▶ _Work instruction_
Exactly the lines from the top of the records below through the one containing "Perform Doolittle LU" must be set down, with no line added or dropped.

(Stored dataset items)
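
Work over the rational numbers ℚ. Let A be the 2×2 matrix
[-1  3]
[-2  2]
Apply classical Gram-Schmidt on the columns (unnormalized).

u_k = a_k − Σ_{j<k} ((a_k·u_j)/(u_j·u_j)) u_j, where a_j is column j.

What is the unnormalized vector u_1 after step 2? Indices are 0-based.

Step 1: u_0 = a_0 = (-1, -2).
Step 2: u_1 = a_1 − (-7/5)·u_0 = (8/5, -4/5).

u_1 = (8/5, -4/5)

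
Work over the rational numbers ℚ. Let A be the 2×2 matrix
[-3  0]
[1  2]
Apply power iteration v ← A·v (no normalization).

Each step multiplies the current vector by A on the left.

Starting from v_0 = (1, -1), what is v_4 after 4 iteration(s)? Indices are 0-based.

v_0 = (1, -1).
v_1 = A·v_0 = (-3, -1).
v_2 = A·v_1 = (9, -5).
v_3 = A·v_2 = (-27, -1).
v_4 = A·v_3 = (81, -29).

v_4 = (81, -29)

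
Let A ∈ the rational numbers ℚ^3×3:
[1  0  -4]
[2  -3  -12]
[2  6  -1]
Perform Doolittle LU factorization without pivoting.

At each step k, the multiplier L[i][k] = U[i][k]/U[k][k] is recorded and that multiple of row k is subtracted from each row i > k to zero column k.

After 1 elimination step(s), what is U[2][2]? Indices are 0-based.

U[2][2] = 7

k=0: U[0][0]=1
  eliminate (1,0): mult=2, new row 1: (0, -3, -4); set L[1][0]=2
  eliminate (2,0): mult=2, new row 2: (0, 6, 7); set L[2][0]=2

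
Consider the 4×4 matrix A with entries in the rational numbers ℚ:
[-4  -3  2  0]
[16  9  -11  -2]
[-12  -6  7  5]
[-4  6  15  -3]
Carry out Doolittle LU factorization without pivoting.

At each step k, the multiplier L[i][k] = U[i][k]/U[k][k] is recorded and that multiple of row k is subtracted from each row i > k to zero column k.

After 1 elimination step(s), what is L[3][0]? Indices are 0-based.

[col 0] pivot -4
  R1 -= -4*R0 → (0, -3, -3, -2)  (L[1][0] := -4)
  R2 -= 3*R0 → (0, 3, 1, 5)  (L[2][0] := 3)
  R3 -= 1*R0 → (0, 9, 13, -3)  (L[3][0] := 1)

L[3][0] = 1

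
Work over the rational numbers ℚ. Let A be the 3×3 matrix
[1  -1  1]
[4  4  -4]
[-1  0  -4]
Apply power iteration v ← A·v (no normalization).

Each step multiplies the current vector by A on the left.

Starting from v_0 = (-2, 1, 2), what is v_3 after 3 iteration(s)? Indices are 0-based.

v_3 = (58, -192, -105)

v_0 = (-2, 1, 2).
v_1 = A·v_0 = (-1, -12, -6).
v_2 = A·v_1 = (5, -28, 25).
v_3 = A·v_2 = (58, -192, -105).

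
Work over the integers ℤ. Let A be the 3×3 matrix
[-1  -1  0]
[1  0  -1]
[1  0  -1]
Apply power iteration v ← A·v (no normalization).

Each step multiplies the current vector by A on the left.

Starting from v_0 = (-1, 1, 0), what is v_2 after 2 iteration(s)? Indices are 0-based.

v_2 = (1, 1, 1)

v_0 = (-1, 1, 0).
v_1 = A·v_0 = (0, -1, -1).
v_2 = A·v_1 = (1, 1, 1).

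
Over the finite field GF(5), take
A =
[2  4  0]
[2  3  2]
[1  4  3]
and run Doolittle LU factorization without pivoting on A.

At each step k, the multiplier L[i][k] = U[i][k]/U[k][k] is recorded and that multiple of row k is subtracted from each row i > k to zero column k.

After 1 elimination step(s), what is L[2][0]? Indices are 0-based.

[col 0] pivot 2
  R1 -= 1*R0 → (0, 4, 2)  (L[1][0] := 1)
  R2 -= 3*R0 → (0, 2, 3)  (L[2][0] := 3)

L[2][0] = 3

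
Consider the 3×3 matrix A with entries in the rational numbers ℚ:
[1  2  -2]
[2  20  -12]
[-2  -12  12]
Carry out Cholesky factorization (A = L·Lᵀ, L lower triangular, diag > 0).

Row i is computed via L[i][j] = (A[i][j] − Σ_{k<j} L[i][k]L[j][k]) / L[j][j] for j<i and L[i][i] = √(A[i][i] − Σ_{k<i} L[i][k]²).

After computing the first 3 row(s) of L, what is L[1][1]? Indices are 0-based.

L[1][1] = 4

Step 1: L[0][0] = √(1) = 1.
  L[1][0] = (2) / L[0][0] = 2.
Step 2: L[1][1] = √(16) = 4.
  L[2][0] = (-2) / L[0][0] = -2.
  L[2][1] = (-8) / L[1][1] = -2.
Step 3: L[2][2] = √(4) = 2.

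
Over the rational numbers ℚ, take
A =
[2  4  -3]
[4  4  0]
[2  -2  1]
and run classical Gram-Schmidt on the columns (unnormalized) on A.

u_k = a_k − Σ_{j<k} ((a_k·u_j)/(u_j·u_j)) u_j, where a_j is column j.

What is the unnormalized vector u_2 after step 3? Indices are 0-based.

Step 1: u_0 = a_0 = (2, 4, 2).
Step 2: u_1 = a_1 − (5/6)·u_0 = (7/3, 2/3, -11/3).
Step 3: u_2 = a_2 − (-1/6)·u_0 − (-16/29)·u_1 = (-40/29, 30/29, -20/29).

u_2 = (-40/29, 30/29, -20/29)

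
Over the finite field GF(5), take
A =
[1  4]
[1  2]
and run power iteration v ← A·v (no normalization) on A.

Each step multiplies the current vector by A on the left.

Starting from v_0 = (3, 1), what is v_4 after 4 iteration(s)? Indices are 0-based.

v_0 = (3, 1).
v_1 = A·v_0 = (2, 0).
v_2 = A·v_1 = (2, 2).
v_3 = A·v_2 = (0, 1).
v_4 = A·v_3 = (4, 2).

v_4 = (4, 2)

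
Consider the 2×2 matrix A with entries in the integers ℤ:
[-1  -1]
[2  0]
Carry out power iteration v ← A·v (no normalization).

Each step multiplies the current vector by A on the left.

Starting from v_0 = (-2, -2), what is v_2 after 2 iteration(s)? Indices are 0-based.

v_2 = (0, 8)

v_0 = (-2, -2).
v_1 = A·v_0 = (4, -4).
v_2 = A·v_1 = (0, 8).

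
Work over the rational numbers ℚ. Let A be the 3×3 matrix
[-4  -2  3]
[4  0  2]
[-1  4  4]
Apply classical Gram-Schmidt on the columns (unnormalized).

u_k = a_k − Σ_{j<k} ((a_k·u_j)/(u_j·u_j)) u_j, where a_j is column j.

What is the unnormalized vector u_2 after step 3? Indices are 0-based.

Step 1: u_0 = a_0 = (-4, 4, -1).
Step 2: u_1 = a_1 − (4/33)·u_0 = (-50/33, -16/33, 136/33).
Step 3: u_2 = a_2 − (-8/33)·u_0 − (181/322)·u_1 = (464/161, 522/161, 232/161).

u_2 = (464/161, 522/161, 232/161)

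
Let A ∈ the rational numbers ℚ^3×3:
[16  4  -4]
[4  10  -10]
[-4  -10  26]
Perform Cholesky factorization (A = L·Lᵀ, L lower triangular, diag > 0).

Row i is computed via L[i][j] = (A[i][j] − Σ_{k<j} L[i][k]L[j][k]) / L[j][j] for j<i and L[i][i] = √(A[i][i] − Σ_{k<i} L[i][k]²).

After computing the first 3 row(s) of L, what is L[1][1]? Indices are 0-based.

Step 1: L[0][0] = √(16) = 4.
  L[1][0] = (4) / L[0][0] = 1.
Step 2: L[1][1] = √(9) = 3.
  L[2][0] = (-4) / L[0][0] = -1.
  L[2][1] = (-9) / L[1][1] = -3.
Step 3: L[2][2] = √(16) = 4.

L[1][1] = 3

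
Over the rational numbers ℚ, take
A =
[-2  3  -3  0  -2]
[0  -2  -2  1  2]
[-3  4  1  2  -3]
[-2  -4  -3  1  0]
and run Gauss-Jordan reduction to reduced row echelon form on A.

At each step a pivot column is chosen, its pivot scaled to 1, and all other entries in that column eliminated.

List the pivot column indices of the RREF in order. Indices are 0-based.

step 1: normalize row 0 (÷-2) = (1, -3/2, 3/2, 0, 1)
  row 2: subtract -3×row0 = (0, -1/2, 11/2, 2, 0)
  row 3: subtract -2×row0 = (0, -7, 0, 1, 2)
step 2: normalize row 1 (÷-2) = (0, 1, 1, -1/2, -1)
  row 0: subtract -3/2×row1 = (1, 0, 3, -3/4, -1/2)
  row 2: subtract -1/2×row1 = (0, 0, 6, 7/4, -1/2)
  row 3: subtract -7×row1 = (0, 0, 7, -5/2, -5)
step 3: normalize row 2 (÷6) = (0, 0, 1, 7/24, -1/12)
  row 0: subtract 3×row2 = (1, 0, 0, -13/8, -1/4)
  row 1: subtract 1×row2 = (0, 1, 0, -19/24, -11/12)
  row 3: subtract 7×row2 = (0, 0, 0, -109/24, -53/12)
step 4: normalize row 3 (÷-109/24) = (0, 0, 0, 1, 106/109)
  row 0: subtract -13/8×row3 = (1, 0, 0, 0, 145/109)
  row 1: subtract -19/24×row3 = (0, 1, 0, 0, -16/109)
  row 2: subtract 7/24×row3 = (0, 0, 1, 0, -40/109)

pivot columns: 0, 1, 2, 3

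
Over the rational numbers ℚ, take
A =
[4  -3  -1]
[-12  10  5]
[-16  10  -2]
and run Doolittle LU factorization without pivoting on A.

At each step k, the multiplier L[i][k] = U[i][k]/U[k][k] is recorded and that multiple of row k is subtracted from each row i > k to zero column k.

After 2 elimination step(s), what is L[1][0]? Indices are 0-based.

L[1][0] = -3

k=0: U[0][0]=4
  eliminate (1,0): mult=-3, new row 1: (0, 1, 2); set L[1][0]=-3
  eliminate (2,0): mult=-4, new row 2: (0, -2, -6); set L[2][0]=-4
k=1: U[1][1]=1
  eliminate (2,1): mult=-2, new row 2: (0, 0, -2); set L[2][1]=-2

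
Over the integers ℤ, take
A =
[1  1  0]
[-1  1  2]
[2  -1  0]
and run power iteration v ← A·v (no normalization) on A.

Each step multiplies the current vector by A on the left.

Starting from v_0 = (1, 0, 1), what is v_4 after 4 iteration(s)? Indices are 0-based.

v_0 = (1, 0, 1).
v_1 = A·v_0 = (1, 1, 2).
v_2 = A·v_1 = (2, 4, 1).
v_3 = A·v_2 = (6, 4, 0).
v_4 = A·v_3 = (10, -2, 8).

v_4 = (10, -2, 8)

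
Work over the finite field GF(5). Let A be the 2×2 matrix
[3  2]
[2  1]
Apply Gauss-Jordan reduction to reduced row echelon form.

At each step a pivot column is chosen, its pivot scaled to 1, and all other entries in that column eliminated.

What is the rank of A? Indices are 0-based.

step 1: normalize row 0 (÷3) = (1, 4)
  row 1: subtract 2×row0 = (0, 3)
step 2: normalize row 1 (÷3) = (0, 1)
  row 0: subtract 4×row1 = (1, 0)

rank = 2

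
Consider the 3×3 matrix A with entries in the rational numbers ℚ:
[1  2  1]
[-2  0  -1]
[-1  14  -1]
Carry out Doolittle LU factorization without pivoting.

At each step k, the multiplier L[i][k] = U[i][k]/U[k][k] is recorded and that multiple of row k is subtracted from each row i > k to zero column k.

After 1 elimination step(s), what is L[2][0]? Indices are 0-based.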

▶ _Answer to the exercise_
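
Work over the rational numbers ℚ. Let A be the 2×2 matrix
[-1  3]
[-2  2]
Apply classical Gram-Schmidt on the columns (unnormalized).

u_k = a_k − Σ_{j<k} ((a_k·u_j)/(u_j·u_j)) u_j, where a_j is column j.

What is the unnormalized vector u_1 after step 2? Indices are 0-based.

Step 1: u_0 = a_0 = (-1, -2).
Step 2: u_1 = a_1 − (-7/5)·u_0 = (8/5, -4/5).

u_1 = (8/5, -4/5)

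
Work over the rational numbers ℚ. Let A be the 2×2 matrix
[-3  0]
[1  2]
Apply power iteration v ← A·v (no normalization).

Each step multiplies the current vector by A on the left.

Starting from v_0 = (1, -1), what is v_4 after 4 iteration(s)? Indices are 0-based.

v_0 = (1, -1).
v_1 = A·v_0 = (-3, -1).
v_2 = A·v_1 = (9, -5).
v_3 = A·v_2 = (-27, -1).
v_4 = A·v_3 = (81, -29).

v_4 = (81, -29)

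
Let A ∈ the rational numbers ℚ^3×3:
[1  0  -4]
[2  -3  -12]
[2  6  -1]
Perform Doolittle LU factorization without pivoting.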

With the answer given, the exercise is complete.